Work order:
Please copy all of the records exactly, leaving nothing out.

Stored data:
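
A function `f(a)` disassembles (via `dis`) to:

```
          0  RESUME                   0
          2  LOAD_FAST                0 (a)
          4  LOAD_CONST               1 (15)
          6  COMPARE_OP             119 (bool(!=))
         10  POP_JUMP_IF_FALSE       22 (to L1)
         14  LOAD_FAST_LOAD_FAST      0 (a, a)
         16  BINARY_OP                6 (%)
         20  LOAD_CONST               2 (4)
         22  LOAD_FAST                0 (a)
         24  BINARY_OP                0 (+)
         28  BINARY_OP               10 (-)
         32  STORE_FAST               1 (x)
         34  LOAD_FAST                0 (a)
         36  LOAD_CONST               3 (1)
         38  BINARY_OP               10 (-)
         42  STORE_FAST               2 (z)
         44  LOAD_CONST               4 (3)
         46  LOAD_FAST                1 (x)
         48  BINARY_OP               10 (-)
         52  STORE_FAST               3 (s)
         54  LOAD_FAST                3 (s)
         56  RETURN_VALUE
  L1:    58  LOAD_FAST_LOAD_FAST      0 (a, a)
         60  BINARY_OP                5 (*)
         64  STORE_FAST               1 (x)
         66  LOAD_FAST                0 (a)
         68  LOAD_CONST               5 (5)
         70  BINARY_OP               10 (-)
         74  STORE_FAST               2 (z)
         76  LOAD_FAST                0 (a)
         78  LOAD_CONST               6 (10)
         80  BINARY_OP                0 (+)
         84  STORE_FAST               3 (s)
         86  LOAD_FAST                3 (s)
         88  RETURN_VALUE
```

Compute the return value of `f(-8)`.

LOAD_FAST a → push -8. Stack: [-8]
LOAD_CONST → push 15. Stack: [-8, 15]
COMPARE_OP bool(!=) → -8 vs 15 = True. Stack: [True]
POP_JUMP_IF_FALSE → pop True; no jump. Stack: []
LOAD_FAST_LOAD_FAST a,a → push -8,-8. Stack: [-8, -8]
BINARY_OP % → -8 % -8 = 0. Stack: [0]
LOAD_CONST → push 4. Stack: [0, 4]
LOAD_FAST a → push -8. Stack: [0, 4, -8]
BINARY_OP + → 4 + -8 = -4. Stack: [0, -4]
BINARY_OP - → 0 - -4 = 4. Stack: [4]
STORE_FAST x → x=4. Stack: []
LOAD_FAST a → push -8. Stack: [-8]
LOAD_CONST → push 1. Stack: [-8, 1]
BINARY_OP - → -8 - 1 = -9. Stack: [-9]
STORE_FAST z → z=-9. Stack: []
LOAD_CONST → push 3. Stack: [3]
LOAD_FAST x → push 4. Stack: [3, 4]
BINARY_OP - → 3 - 4 = -1. Stack: [-1]
STORE_FAST s → s=-1. Stack: []
LOAD_FAST s → push -1. Stack: [-1]
RETURN_VALUE → return -1.

-1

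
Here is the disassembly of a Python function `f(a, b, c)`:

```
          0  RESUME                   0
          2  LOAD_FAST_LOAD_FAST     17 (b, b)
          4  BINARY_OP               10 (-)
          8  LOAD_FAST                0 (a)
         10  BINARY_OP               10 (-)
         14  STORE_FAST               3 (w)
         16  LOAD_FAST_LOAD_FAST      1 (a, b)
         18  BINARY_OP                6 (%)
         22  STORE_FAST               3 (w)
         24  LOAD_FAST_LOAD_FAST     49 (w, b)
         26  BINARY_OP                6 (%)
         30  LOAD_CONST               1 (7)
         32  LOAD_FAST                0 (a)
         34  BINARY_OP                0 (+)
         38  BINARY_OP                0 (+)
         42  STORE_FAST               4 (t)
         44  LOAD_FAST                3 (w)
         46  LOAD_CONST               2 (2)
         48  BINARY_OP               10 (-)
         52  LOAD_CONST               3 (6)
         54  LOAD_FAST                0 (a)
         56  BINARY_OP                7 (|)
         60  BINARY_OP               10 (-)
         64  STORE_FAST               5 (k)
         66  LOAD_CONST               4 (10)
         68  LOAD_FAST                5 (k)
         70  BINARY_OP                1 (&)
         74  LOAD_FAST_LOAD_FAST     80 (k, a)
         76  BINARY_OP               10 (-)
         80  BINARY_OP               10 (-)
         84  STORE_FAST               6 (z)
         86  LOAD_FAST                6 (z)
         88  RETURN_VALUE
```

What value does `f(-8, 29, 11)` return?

LOAD_FAST_LOAD_FAST b,b → push 29,29. Stack: [29, 29]
BINARY_OP - → 29 - 29 = 0. Stack: [0]
LOAD_FAST a → push -8. Stack: [0, -8]
BINARY_OP - → 0 - -8 = 8. Stack: [8]
STORE_FAST w → w=8. Stack: []
LOAD_FAST_LOAD_FAST a,b → push -8,29. Stack: [-8, 29]
BINARY_OP % → -8 % 29 = 21. Stack: [21]
STORE_FAST w → w=21. Stack: []
LOAD_FAST_LOAD_FAST w,b → push 21,29. Stack: [21, 29]
BINARY_OP % → 21 % 29 = 21. Stack: [21]
LOAD_CONST → push 7. Stack: [21, 7]
LOAD_FAST a → push -8. Stack: [21, 7, -8]
BINARY_OP + → 7 + -8 = -1. Stack: [21, -1]
BINARY_OP + → 21 + -1 = 20. Stack: [20]
STORE_FAST t → t=20. Stack: []
LOAD_FAST w → push 21. Stack: [21]
LOAD_CONST → push 2. Stack: [21, 2]
BINARY_OP - → 21 - 2 = 19. Stack: [19]
LOAD_CONST → push 6. Stack: [19, 6]
LOAD_FAST a → push -8. Stack: [19, 6, -8]
BINARY_OP | → 6 | -8 = -2. Stack: [19, -2]
BINARY_OP - → 19 - -2 = 21. Stack: [21]
STORE_FAST k → k=21. Stack: []
LOAD_CONST → push 10. Stack: [10]
LOAD_FAST k → push 21. Stack: [10, 21]
BINARY_OP & → 10 & 21 = 0. Stack: [0]
LOAD_FAST_LOAD_FAST k,a → push 21,-8. Stack: [0, 21, -8]
BINARY_OP - → 21 - -8 = 29. Stack: [0, 29]
BINARY_OP - → 0 - 29 = -29. Stack: [-29]
STORE_FAST z → z=-29. Stack: []
LOAD_FAST z → push -29. Stack: [-29]
RETURN_VALUE → return -29.

-29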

Result for this exercise:
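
A function `f(a)` disassembles (via `dis`) to:

```
          0  RESUME                   0
          2  LOAD_FAST                0 (a)
          4  LOAD_CONST               1 (15)
          6  COMPARE_OP             119 (bool(!=))
         10  POP_JUMP_IF_FALSE       22 (to L1)
         14  LOAD_FAST_LOAD_FAST      0 (a, a)
         16  BINARY_OP                6 (%)
         20  LOAD_CONST               2 (4)
         22  LOAD_FAST                0 (a)
         24  BINARY_OP                0 (+)
         28  BINARY_OP               10 (-)
         32  STORE_FAST               1 (x)
         34  LOAD_FAST                0 (a)
         36  LOAD_CONST               3 (1)
         38  BINARY_OP               10 (-)
         42  STORE_FAST               2 (z)
         44  LOAD_CONST               4 (3)
         46  LOAD_FAST                1 (x)
         48  BINARY_OP               10 (-)
         52  STORE_FAST               3 (s)
         54  LOAD_FAST                3 (s)
         56  RETURN_VALUE
  L1:    58  LOAD_FAST_LOAD_FAST      0 (a, a)
         60  BINARY_OP                5 (*)
         64  STORE_FAST               1 (x)
         66  LOAD_FAST                0 (a)
         68  LOAD_CONST               5 (5)
         70  BINARY_OP               10 (-)
         74  STORE_FAST               2 (z)
         76  LOAD_FAST                0 (a)
         78  LOAD_CONST               6 (10)
         80  BINARY_OP                0 (+)
         84  STORE_FAST               3 (s)
         86  LOAD_FAST                3 (s)
         88  RETURN_VALUE
```

Compute the return value of `f(-8)`.

LOAD_FAST a → push -8. Stack: [-8]
LOAD_CONST → push 15. Stack: [-8, 15]
COMPARE_OP bool(!=) → -8 vs 15 = True. Stack: [True]
POP_JUMP_IF_FALSE → pop True; no jump. Stack: []
LOAD_FAST_LOAD_FAST a,a → push -8,-8. Stack: [-8, -8]
BINARY_OP % → -8 % -8 = 0. Stack: [0]
LOAD_CONST → push 4. Stack: [0, 4]
LOAD_FAST a → push -8. Stack: [0, 4, -8]
BINARY_OP + → 4 + -8 = -4. Stack: [0, -4]
BINARY_OP - → 0 - -4 = 4. Stack: [4]
STORE_FAST x → x=4. Stack: []
LOAD_FAST a → push -8. Stack: [-8]
LOAD_CONST → push 1. Stack: [-8, 1]
BINARY_OP - → -8 - 1 = -9. Stack: [-9]
STORE_FAST z → z=-9. Stack: []
LOAD_CONST → push 3. Stack: [3]
LOAD_FAST x → push 4. Stack: [3, 4]
BINARY_OP - → 3 - 4 = -1. Stack: [-1]
STORE_FAST s → s=-1. Stack: []
LOAD_FAST s → push -1. Stack: [-1]
RETURN_VALUE → return -1.

-1

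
Here is the disassembly of a Python function `f(a, b, c)`:

```
          0  RESUME                   0
          2  LOAD_FAST_LOAD_FAST     17 (b, b)
          4  BINARY_OP               10 (-)
          8  LOAD_FAST                0 (a)
         10  BINARY_OP               10 (-)
         14  STORE_FAST               3 (w)
         16  LOAD_FAST_LOAD_FAST      1 (a, b)
         18  BINARY_OP                6 (%)
         22  STORE_FAST               3 (w)
         24  LOAD_FAST_LOAD_FAST     49 (w, b)
         26  BINARY_OP                6 (%)
         30  LOAD_CONST               1 (7)
         32  LOAD_FAST                0 (a)
         34  BINARY_OP                0 (+)
         38  BINARY_OP                0 (+)
         42  STORE_FAST               4 (t)
         44  LOAD_FAST                3 (w)
         46  LOAD_CONST               2 (2)
         48  BINARY_OP               10 (-)
         52  LOAD_CONST               3 (6)
         54  LOAD_FAST                0 (a)
         56  BINARY_OP                7 (|)
         60  BINARY_OP               10 (-)
         64  STORE_FAST               5 (k)
         66  LOAD_CONST               4 (10)
         68  LOAD_FAST                5 (k)
         70  BINARY_OP                1 (&)
         74  LOAD_FAST_LOAD_FAST     80 (k, a)
         76  BINARY_OP               10 (-)
         80  BINARY_OP               10 (-)
         84  STORE_FAST               6 (z)
         86  LOAD_FAST                6 (z)
         88  RETURN_VALUE
```

What value does `f(-8, 29, 11)` return?

LOAD_FAST_LOAD_FAST b,b → push 29,29. Stack: [29, 29]
BINARY_OP - → 29 - 29 = 0. Stack: [0]
LOAD_FAST a → push -8. Stack: [0, -8]
BINARY_OP - → 0 - -8 = 8. Stack: [8]
STORE_FAST w → w=8. Stack: []
LOAD_FAST_LOAD_FAST a,b → push -8,29. Stack: [-8, 29]
BINARY_OP % → -8 % 29 = 21. Stack: [21]
STORE_FAST w → w=21. Stack: []
LOAD_FAST_LOAD_FAST w,b → push 21,29. Stack: [21, 29]
BINARY_OP % → 21 % 29 = 21. Stack: [21]
LOAD_CONST → push 7. Stack: [21, 7]
LOAD_FAST a → push -8. Stack: [21, 7, -8]
BINARY_OP + → 7 + -8 = -1. Stack: [21, -1]
BINARY_OP + → 21 + -1 = 20. Stack: [20]
STORE_FAST t → t=20. Stack: []
LOAD_FAST w → push 21. Stack: [21]
LOAD_CONST → push 2. Stack: [21, 2]
BINARY_OP - → 21 - 2 = 19. Stack: [19]
LOAD_CONST → push 6. Stack: [19, 6]
LOAD_FAST a → push -8. Stack: [19, 6, -8]
BINARY_OP | → 6 | -8 = -2. Stack: [19, -2]
BINARY_OP - → 19 - -2 = 21. Stack: [21]
STORE_FAST k → k=21. Stack: []
LOAD_CONST → push 10. Stack: [10]
LOAD_FAST k → push 21. Stack: [10, 21]
BINARY_OP & → 10 & 21 = 0. Stack: [0]
LOAD_FAST_LOAD_FAST k,a → push 21,-8. Stack: [0, 21, -8]
BINARY_OP - → 21 - -8 = 29. Stack: [0, 29]
BINARY_OP - → 0 - 29 = -29. Stack: [-29]
STORE_FAST z → z=-29. Stack: []
LOAD_FAST z → push -29. Stack: [-29]
RETURN_VALUE → return -29.

-29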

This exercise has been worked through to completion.